(Collected data entries)

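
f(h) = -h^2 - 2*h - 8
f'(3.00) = -8.00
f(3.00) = -23.00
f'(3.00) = -8.00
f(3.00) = -23.00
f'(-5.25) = 8.50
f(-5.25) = -25.06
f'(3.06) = -8.12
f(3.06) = -23.48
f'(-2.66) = 3.32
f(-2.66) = -9.76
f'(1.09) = -4.18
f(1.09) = -11.37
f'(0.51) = -3.02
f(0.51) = -9.28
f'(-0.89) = -0.22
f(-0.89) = -7.01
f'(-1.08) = 0.16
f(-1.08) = -7.01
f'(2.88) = -7.76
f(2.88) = -22.05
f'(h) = -2*h - 2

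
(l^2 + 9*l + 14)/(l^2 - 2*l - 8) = (l + 7)/(l - 4)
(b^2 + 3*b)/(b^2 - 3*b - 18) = b/(b - 6)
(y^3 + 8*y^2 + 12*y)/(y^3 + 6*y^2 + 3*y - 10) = y*(y + 6)/(y^2 + 4*y - 5)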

> _Work task_: Which lines belong in the answer? Exactly those from the first line of the entries through the line holding "(b^2 + 3*b)/(b^2 - 3*b - 18) = b/(b - 6)", inclusive, copied unchanged.

> _Finished task_:
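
f(h) = -h^2 - 2*h - 8
f'(3.00) = -8.00
f(3.00) = -23.00
f'(3.00) = -8.00
f(3.00) = -23.00
f'(-5.25) = 8.50
f(-5.25) = -25.06
f'(3.06) = -8.12
f(3.06) = -23.48
f'(-2.66) = 3.32
f(-2.66) = -9.76
f'(1.09) = -4.18
f(1.09) = -11.37
f'(0.51) = -3.02
f(0.51) = -9.28
f'(-0.89) = -0.22
f(-0.89) = -7.01
f'(-1.08) = 0.16
f(-1.08) = -7.01
f'(2.88) = -7.76
f(2.88) = -22.05
f'(h) = -2*h - 2

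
(l^2 + 9*l + 14)/(l^2 - 2*l - 8) = (l + 7)/(l - 4)
(b^2 + 3*b)/(b^2 - 3*b - 18) = b/(b - 6)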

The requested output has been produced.